What is needed: Only an exact copy of the lines beginning at the one that contains "The Hamming distance between two" and ending at the last line of the records below counts as the answer.

(Dataset entries)
########################################

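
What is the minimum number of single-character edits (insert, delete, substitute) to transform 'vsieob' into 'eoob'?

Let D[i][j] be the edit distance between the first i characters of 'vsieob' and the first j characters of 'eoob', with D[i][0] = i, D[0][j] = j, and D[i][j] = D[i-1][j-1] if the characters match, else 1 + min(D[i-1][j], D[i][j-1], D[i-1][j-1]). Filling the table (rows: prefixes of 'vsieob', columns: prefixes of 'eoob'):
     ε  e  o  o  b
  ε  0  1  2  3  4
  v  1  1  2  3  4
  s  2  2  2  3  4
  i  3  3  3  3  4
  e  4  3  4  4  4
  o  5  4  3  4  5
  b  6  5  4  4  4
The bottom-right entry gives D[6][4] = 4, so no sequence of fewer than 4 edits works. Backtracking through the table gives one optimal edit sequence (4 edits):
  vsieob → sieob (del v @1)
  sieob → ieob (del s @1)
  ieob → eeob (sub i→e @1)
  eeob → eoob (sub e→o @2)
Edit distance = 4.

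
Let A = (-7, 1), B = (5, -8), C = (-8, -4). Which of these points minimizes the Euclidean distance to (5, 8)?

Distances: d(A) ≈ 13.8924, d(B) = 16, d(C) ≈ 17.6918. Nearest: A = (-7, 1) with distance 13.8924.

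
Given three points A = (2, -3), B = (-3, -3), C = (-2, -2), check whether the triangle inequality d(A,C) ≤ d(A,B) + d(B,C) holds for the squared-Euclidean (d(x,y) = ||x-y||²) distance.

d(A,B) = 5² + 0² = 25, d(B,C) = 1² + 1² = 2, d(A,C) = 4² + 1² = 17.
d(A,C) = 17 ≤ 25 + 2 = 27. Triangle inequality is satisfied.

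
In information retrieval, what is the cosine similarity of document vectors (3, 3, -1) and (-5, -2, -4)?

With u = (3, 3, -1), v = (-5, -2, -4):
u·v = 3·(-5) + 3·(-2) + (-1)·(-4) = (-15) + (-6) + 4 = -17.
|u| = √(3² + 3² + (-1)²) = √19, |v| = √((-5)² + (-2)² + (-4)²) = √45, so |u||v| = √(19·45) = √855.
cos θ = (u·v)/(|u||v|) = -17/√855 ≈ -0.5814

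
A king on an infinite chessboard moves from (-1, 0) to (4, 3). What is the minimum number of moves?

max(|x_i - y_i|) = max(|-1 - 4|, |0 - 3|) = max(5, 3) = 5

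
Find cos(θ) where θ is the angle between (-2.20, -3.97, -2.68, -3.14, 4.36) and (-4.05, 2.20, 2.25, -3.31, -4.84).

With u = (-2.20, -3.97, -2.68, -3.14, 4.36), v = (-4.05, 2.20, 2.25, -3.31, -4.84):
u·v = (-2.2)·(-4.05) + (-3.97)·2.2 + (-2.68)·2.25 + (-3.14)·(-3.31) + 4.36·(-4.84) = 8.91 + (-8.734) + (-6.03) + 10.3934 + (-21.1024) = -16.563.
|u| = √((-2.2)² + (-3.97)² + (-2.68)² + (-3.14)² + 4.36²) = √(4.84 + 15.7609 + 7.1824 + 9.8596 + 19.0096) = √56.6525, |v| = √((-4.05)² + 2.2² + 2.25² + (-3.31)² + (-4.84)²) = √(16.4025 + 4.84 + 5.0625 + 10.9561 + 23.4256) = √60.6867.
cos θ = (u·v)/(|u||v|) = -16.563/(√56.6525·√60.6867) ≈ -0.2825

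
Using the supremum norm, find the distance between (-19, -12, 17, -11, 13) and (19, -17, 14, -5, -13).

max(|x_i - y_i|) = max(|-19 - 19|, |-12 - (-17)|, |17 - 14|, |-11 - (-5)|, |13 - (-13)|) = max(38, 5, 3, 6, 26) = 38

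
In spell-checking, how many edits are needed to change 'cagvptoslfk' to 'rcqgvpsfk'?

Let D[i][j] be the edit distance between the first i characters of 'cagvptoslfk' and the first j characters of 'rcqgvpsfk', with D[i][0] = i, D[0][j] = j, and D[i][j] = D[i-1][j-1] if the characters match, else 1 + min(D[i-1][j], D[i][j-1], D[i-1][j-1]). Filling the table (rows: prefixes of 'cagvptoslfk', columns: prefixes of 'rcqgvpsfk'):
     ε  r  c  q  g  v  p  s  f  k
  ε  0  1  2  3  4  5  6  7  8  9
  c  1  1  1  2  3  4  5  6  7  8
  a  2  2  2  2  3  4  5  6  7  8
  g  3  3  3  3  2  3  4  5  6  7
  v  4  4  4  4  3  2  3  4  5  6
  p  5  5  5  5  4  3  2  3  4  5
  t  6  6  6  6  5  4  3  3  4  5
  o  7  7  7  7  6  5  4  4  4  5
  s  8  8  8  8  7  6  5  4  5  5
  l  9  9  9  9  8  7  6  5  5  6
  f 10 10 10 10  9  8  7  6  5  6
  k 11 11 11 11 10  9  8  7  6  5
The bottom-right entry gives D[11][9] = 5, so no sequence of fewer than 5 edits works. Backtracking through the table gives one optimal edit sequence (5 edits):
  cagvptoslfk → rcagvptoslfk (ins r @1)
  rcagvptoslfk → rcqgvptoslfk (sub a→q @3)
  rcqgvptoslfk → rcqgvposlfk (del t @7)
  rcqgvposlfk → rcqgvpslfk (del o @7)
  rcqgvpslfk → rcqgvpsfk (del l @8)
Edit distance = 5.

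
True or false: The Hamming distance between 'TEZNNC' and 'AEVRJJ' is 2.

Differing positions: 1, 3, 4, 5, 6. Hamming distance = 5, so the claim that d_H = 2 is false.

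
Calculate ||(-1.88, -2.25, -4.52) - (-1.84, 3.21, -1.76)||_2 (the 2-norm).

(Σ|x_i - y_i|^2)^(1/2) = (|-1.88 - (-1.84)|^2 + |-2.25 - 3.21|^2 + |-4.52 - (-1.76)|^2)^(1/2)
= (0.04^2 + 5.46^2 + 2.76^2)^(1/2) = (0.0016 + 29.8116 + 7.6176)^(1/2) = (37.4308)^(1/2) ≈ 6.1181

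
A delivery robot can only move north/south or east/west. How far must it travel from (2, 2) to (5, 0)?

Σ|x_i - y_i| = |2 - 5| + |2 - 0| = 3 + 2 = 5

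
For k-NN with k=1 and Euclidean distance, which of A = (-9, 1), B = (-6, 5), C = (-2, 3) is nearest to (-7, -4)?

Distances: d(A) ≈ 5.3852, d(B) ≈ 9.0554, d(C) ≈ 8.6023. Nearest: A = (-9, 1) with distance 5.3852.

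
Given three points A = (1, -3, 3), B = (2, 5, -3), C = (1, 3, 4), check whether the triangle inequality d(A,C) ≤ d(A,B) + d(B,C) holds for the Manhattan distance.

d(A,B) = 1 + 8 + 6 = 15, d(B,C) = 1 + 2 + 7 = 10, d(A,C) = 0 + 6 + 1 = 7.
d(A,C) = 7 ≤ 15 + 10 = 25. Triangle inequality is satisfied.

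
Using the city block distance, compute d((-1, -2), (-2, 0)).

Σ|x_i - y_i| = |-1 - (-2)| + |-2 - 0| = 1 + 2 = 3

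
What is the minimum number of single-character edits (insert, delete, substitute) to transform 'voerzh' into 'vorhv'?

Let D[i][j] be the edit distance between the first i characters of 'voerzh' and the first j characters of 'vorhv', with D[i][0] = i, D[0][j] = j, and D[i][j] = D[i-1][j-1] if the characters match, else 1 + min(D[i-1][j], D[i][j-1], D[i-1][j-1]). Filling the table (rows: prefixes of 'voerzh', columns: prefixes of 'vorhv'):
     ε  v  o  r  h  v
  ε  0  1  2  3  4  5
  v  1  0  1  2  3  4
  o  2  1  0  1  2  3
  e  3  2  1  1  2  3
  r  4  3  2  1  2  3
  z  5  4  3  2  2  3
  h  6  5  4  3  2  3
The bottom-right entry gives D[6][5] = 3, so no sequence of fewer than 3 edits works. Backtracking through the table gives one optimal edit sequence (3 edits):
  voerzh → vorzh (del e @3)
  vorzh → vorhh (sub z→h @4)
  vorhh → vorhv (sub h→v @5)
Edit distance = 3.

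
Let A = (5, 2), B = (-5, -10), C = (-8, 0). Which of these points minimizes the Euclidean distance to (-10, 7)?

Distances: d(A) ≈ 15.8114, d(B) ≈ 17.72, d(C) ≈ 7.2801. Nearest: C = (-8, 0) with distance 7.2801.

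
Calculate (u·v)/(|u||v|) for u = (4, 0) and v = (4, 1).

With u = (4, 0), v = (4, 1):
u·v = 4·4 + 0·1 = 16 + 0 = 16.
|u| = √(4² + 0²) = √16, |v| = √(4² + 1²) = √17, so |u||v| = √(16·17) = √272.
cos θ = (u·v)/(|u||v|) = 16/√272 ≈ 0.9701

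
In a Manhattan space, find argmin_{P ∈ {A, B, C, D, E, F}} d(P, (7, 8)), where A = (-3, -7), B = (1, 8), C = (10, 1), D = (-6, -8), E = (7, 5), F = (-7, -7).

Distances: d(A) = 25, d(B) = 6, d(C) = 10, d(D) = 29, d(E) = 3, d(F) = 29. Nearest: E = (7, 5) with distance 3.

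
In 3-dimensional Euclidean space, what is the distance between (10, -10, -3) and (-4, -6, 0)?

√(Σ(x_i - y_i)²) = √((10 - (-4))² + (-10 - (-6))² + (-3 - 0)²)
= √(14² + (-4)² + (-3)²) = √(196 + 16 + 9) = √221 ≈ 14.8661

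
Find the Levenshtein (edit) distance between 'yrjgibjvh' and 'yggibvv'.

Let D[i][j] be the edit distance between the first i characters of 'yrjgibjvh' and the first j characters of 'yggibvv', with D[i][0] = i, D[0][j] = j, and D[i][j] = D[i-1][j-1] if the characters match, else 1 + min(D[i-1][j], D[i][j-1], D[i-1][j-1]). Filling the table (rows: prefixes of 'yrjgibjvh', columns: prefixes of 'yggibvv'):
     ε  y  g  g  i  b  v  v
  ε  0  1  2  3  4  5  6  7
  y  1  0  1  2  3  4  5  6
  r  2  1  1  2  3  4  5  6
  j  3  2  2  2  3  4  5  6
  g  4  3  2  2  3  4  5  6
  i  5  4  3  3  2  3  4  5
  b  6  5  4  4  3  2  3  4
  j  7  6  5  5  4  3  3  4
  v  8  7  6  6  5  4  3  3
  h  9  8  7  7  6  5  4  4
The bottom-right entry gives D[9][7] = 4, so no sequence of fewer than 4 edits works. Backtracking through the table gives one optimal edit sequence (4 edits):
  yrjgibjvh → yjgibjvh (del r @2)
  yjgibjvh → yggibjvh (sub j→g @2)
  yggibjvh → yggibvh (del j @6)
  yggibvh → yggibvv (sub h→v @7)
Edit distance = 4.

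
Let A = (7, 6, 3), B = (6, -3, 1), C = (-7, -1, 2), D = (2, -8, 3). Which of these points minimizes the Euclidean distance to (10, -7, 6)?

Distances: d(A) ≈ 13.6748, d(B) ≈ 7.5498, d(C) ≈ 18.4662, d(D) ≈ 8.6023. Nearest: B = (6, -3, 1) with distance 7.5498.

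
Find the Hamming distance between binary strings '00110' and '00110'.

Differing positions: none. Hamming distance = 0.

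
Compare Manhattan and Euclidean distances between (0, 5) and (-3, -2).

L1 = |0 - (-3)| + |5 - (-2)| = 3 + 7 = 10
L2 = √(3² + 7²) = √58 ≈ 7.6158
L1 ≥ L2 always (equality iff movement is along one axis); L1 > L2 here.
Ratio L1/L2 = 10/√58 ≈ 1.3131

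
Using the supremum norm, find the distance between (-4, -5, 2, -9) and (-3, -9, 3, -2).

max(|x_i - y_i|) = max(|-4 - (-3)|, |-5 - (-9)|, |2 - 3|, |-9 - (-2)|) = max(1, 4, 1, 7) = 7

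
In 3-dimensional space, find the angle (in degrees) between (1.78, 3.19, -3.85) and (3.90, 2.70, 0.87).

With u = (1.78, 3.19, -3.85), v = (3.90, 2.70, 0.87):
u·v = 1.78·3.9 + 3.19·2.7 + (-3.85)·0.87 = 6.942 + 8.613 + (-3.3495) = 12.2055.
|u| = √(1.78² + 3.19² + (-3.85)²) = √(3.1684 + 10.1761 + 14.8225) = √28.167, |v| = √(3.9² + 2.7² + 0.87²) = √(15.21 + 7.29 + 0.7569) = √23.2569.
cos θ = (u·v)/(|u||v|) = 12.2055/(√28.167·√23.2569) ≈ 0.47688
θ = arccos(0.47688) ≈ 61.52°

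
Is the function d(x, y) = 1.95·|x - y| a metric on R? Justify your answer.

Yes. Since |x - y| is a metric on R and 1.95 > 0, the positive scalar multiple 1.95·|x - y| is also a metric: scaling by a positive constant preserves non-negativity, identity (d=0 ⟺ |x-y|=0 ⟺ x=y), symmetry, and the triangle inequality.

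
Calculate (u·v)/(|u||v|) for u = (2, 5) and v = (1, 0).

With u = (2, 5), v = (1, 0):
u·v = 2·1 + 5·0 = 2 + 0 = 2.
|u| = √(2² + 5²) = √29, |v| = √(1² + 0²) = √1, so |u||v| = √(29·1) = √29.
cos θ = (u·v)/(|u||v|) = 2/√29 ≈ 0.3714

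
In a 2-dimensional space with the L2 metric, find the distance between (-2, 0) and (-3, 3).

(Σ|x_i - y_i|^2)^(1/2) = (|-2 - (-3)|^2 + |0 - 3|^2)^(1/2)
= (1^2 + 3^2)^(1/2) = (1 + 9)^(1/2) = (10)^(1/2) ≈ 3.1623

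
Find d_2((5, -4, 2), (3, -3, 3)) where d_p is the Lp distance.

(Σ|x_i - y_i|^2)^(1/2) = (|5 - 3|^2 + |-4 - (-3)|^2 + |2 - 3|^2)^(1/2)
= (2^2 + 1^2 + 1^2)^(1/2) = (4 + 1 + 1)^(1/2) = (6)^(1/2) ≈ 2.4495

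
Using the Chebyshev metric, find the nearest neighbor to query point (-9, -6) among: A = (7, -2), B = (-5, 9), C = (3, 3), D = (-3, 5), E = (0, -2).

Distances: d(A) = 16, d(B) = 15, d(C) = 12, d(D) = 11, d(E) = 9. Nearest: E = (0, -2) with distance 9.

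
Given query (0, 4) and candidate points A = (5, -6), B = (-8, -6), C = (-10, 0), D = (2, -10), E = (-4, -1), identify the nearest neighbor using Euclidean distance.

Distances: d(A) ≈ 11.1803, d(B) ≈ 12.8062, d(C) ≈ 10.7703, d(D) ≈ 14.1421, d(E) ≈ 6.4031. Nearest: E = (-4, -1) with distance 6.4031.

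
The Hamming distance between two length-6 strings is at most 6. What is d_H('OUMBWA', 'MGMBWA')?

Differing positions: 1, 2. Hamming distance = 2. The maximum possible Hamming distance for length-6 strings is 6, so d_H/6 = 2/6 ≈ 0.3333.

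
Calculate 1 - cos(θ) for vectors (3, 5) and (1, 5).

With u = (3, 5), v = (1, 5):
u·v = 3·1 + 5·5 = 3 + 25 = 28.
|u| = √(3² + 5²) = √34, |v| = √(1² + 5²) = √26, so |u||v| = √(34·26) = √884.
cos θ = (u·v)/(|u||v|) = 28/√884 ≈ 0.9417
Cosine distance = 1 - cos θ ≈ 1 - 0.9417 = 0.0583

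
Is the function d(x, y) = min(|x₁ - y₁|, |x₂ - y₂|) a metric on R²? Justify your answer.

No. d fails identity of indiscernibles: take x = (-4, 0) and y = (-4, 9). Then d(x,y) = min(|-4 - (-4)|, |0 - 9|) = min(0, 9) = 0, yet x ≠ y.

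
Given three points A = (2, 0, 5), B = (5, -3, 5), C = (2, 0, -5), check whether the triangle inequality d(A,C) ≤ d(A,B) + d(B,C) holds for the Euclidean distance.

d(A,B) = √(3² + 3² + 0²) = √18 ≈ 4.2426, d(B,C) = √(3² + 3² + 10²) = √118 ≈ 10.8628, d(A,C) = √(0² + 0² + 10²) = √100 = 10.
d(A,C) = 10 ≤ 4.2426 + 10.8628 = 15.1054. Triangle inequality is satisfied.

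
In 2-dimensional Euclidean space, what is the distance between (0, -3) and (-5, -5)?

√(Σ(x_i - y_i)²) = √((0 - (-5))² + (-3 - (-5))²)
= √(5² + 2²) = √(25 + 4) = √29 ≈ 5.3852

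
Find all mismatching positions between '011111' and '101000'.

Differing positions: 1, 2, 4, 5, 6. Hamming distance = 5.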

########################################

Finished task:
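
The Hamming distance between two length-6 strings is at most 6. What is d_H('OUMBWA', 'MGMBWA')?

Differing positions: 1, 2. Hamming distance = 2. The maximum possible Hamming distance for length-6 strings is 6, so d_H/6 = 2/6 ≈ 0.3333.

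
Calculate 1 - cos(θ) for vectors (3, 5) and (1, 5).

With u = (3, 5), v = (1, 5):
u·v = 3·1 + 5·5 = 3 + 25 = 28.
|u| = √(3² + 5²) = √34, |v| = √(1² + 5²) = √26, so |u||v| = √(34·26) = √884.
cos θ = (u·v)/(|u||v|) = 28/√884 ≈ 0.9417
Cosine distance = 1 - cos θ ≈ 1 - 0.9417 = 0.0583

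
Is the function d(x, y) = min(|x₁ - y₁|, |x₂ - y₂|) a metric on R²? Justify your answer.

No. d fails identity of indiscernibles: take x = (-4, 0) and y = (-4, 9). Then d(x,y) = min(|-4 - (-4)|, |0 - 9|) = min(0, 9) = 0, yet x ≠ y.

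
Given three points A = (2, 0, 5), B = (5, -3, 5), C = (2, 0, -5), check whether the triangle inequality d(A,C) ≤ d(A,B) + d(B,C) holds for the Euclidean distance.

d(A,B) = √(3² + 3² + 0²) = √18 ≈ 4.2426, d(B,C) = √(3² + 3² + 10²) = √118 ≈ 10.8628, d(A,C) = √(0² + 0² + 10²) = √100 = 10.
d(A,C) = 10 ≤ 4.2426 + 10.8628 = 15.1054. Triangle inequality is satisfied.

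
In 2-dimensional Euclidean space, what is the distance between (0, -3) and (-5, -5)?

√(Σ(x_i - y_i)²) = √((0 - (-5))² + (-3 - (-5))²)
= √(5² + 2²) = √(25 + 4) = √29 ≈ 5.3852

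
Find all mismatching positions between '011111' and '101000'.

Differing positions: 1, 2, 4, 5, 6. Hamming distance = 5.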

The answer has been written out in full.